Records for this exercise ::
┄┄┄┄┄┄

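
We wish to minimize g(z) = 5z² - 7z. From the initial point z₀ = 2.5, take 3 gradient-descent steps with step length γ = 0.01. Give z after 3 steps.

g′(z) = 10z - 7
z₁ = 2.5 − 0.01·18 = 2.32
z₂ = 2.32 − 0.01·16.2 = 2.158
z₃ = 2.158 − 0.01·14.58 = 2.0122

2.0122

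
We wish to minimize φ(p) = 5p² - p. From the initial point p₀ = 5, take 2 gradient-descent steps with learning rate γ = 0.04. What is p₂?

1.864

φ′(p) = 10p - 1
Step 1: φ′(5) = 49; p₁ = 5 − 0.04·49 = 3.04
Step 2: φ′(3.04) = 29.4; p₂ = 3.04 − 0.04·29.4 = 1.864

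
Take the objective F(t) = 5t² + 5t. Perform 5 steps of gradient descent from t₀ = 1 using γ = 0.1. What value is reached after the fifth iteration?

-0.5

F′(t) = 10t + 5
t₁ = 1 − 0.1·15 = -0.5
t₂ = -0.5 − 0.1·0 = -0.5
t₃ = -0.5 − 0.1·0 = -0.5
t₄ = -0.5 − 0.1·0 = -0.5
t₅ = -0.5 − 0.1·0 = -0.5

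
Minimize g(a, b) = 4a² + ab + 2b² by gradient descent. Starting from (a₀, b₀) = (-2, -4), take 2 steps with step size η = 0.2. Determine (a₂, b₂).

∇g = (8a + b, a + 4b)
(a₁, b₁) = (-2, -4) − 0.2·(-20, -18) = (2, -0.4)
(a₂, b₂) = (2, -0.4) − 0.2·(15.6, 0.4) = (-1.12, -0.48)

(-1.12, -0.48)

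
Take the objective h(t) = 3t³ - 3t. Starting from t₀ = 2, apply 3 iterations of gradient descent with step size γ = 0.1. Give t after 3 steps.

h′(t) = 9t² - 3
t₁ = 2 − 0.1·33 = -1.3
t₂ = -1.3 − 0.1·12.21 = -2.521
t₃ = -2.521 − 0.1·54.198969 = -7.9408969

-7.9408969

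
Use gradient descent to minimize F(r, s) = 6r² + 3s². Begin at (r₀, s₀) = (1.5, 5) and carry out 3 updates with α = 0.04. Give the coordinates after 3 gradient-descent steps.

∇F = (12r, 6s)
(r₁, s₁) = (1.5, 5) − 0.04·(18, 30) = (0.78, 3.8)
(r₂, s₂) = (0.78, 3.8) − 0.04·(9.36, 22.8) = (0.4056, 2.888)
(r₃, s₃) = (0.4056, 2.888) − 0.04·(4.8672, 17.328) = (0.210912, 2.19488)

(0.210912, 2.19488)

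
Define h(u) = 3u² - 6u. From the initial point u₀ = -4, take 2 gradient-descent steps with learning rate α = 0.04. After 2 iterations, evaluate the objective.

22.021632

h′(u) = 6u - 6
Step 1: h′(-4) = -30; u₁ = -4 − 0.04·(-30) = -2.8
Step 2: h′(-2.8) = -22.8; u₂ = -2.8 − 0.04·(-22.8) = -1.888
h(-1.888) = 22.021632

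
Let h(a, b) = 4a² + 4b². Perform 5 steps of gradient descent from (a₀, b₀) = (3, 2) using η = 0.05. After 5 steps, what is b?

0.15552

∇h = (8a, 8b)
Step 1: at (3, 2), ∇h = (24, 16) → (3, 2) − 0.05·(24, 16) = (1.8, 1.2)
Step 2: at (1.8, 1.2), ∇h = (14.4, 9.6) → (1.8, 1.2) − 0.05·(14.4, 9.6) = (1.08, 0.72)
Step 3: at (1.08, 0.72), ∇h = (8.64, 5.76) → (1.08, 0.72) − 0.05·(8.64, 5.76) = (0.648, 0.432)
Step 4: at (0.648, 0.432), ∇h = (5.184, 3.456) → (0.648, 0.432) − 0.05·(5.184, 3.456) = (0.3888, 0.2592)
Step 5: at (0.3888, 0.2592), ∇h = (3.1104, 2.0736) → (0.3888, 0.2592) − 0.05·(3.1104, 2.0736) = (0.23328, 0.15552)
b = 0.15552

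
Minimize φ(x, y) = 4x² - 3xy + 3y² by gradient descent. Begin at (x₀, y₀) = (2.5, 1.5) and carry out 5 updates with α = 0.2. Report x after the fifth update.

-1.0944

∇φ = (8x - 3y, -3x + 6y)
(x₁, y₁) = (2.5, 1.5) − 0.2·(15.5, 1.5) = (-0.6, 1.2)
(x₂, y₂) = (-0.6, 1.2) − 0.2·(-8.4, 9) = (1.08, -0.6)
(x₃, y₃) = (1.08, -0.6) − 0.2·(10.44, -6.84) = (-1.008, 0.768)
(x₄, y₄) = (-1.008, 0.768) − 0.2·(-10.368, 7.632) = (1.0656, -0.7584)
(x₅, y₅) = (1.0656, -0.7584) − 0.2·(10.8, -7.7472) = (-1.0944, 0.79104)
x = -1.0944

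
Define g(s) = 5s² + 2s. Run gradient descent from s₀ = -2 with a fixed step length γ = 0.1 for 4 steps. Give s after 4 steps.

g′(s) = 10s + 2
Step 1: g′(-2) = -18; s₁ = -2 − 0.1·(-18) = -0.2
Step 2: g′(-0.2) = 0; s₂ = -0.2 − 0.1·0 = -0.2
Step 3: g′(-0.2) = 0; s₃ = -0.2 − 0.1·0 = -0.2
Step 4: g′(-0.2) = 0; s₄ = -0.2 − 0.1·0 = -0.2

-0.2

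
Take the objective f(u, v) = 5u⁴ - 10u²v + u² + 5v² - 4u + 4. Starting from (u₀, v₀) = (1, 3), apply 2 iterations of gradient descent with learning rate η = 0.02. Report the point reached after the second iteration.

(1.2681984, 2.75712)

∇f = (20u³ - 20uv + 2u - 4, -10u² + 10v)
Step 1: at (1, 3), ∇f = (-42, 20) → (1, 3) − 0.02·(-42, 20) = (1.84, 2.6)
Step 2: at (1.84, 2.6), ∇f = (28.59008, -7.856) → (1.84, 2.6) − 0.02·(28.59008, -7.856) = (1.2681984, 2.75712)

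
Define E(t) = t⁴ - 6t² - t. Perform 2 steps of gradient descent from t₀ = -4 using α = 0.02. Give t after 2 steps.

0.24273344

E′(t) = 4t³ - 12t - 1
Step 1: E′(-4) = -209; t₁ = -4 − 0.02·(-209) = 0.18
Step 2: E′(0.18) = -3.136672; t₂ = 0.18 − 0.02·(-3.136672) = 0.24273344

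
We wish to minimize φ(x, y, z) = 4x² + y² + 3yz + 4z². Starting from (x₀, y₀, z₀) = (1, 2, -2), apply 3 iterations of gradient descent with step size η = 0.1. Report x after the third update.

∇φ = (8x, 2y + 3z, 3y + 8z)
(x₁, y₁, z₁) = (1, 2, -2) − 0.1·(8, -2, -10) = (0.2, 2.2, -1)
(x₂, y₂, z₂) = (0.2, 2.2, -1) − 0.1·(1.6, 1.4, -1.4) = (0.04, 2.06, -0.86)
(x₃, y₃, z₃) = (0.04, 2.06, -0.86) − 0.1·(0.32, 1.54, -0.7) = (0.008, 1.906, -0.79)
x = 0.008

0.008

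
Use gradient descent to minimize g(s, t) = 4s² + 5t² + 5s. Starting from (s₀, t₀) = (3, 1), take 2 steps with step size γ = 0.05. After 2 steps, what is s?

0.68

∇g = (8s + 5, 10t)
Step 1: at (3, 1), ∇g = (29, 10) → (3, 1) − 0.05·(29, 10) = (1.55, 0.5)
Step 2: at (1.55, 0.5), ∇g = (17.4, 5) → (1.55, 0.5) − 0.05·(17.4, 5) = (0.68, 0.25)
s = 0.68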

┄┄┄┄┄┄

Could you transcribe the whole listing above without any edits?

Your solution ::
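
We wish to minimize g(z) = 5z² - 7z. From the initial point z₀ = 2.5, take 3 gradient-descent steps with step length γ = 0.01. Give z after 3 steps.

g′(z) = 10z - 7
z₁ = 2.5 − 0.01·18 = 2.32
z₂ = 2.32 − 0.01·16.2 = 2.158
z₃ = 2.158 − 0.01·14.58 = 2.0122

2.0122

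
We wish to minimize φ(p) = 5p² - p. From the initial point p₀ = 5, take 2 gradient-descent steps with learning rate γ = 0.04. What is p₂?

1.864

φ′(p) = 10p - 1
Step 1: φ′(5) = 49; p₁ = 5 − 0.04·49 = 3.04
Step 2: φ′(3.04) = 29.4; p₂ = 3.04 − 0.04·29.4 = 1.864

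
Take the objective F(t) = 5t² + 5t. Perform 5 steps of gradient descent from t₀ = 1 using γ = 0.1. What value is reached after the fifth iteration?

-0.5

F′(t) = 10t + 5
t₁ = 1 − 0.1·15 = -0.5
t₂ = -0.5 − 0.1·0 = -0.5
t₃ = -0.5 − 0.1·0 = -0.5
t₄ = -0.5 − 0.1·0 = -0.5
t₅ = -0.5 − 0.1·0 = -0.5

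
Minimize g(a, b) = 4a² + ab + 2b² by gradient descent. Starting from (a₀, b₀) = (-2, -4), take 2 steps with step size η = 0.2. Determine (a₂, b₂).

∇g = (8a + b, a + 4b)
(a₁, b₁) = (-2, -4) − 0.2·(-20, -18) = (2, -0.4)
(a₂, b₂) = (2, -0.4) − 0.2·(15.6, 0.4) = (-1.12, -0.48)

(-1.12, -0.48)

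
Take the objective h(t) = 3t³ - 3t. Starting from t₀ = 2, apply 3 iterations of gradient descent with step size γ = 0.1. Give t after 3 steps.

h′(t) = 9t² - 3
t₁ = 2 − 0.1·33 = -1.3
t₂ = -1.3 − 0.1·12.21 = -2.521
t₃ = -2.521 − 0.1·54.198969 = -7.9408969

-7.9408969

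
Use gradient descent to minimize F(r, s) = 6r² + 3s². Begin at (r₀, s₀) = (1.5, 5) and carry out 3 updates with α = 0.04. Give the coordinates after 3 gradient-descent steps.

∇F = (12r, 6s)
(r₁, s₁) = (1.5, 5) − 0.04·(18, 30) = (0.78, 3.8)
(r₂, s₂) = (0.78, 3.8) − 0.04·(9.36, 22.8) = (0.4056, 2.888)
(r₃, s₃) = (0.4056, 2.888) − 0.04·(4.8672, 17.328) = (0.210912, 2.19488)

(0.210912, 2.19488)

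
Define h(u) = 3u² - 6u. From the initial point u₀ = -4, take 2 gradient-descent steps with learning rate α = 0.04. After 2 iterations, evaluate the objective.

22.021632

h′(u) = 6u - 6
Step 1: h′(-4) = -30; u₁ = -4 − 0.04·(-30) = -2.8
Step 2: h′(-2.8) = -22.8; u₂ = -2.8 − 0.04·(-22.8) = -1.888
h(-1.888) = 22.021632

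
Let h(a, b) = 4a² + 4b². Perform 5 steps of gradient descent from (a₀, b₀) = (3, 2) using η = 0.05. After 5 steps, what is b?

0.15552

∇h = (8a, 8b)
Step 1: at (3, 2), ∇h = (24, 16) → (3, 2) − 0.05·(24, 16) = (1.8, 1.2)
Step 2: at (1.8, 1.2), ∇h = (14.4, 9.6) → (1.8, 1.2) − 0.05·(14.4, 9.6) = (1.08, 0.72)
Step 3: at (1.08, 0.72), ∇h = (8.64, 5.76) → (1.08, 0.72) − 0.05·(8.64, 5.76) = (0.648, 0.432)
Step 4: at (0.648, 0.432), ∇h = (5.184, 3.456) → (0.648, 0.432) − 0.05·(5.184, 3.456) = (0.3888, 0.2592)
Step 5: at (0.3888, 0.2592), ∇h = (3.1104, 2.0736) → (0.3888, 0.2592) − 0.05·(3.1104, 2.0736) = (0.23328, 0.15552)
b = 0.15552

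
Minimize φ(x, y) = 4x² - 3xy + 3y² by gradient descent. Begin at (x₀, y₀) = (2.5, 1.5) and carry out 5 updates with α = 0.2. Report x after the fifth update.

-1.0944

∇φ = (8x - 3y, -3x + 6y)
(x₁, y₁) = (2.5, 1.5) − 0.2·(15.5, 1.5) = (-0.6, 1.2)
(x₂, y₂) = (-0.6, 1.2) − 0.2·(-8.4, 9) = (1.08, -0.6)
(x₃, y₃) = (1.08, -0.6) − 0.2·(10.44, -6.84) = (-1.008, 0.768)
(x₄, y₄) = (-1.008, 0.768) − 0.2·(-10.368, 7.632) = (1.0656, -0.7584)
(x₅, y₅) = (1.0656, -0.7584) − 0.2·(10.8, -7.7472) = (-1.0944, 0.79104)
x = -1.0944

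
Define g(s) = 5s² + 2s. Run gradient descent from s₀ = -2 with a fixed step length γ = 0.1 for 4 steps. Give s after 4 steps.

g′(s) = 10s + 2
Step 1: g′(-2) = -18; s₁ = -2 − 0.1·(-18) = -0.2
Step 2: g′(-0.2) = 0; s₂ = -0.2 − 0.1·0 = -0.2
Step 3: g′(-0.2) = 0; s₃ = -0.2 − 0.1·0 = -0.2
Step 4: g′(-0.2) = 0; s₄ = -0.2 − 0.1·0 = -0.2

-0.2

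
Take the objective f(u, v) = 5u⁴ - 10u²v + u² + 5v² - 4u + 4. Starting from (u₀, v₀) = (1, 3), apply 2 iterations of gradient descent with learning rate η = 0.02. Report the point reached after the second iteration.

(1.2681984, 2.75712)

∇f = (20u³ - 20uv + 2u - 4, -10u² + 10v)
Step 1: at (1, 3), ∇f = (-42, 20) → (1, 3) − 0.02·(-42, 20) = (1.84, 2.6)
Step 2: at (1.84, 2.6), ∇f = (28.59008, -7.856) → (1.84, 2.6) − 0.02·(28.59008, -7.856) = (1.2681984, 2.75712)

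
Define E(t) = t⁴ - 6t² - t. Perform 2 steps of gradient descent from t₀ = -4 using α = 0.02. Give t after 2 steps.

0.24273344

E′(t) = 4t³ - 12t - 1
Step 1: E′(-4) = -209; t₁ = -4 − 0.02·(-209) = 0.18
Step 2: E′(0.18) = -3.136672; t₂ = 0.18 − 0.02·(-3.136672) = 0.24273344

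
We wish to minimize φ(x, y, z) = 4x² + y² + 3yz + 4z². Starting from (x₀, y₀, z₀) = (1, 2, -2), apply 3 iterations of gradient descent with step size η = 0.1. Report x after the third update.

∇φ = (8x, 2y + 3z, 3y + 8z)
(x₁, y₁, z₁) = (1, 2, -2) − 0.1·(8, -2, -10) = (0.2, 2.2, -1)
(x₂, y₂, z₂) = (0.2, 2.2, -1) − 0.1·(1.6, 1.4, -1.4) = (0.04, 2.06, -0.86)
(x₃, y₃, z₃) = (0.04, 2.06, -0.86) − 0.1·(0.32, 1.54, -0.7) = (0.008, 1.906, -0.79)
x = 0.008

0.008

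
Use gradient descent to minimize g(s, t) = 4s² + 5t² + 5s. Starting from (s₀, t₀) = (3, 1), take 2 steps with step size γ = 0.05. After 2 steps, what is s?

0.68

∇g = (8s + 5, 10t)
Step 1: at (3, 1), ∇g = (29, 10) → (3, 1) − 0.05·(29, 10) = (1.55, 0.5)
Step 2: at (1.55, 0.5), ∇g = (17.4, 5) → (1.55, 0.5) − 0.05·(17.4, 5) = (0.68, 0.25)
s = 0.68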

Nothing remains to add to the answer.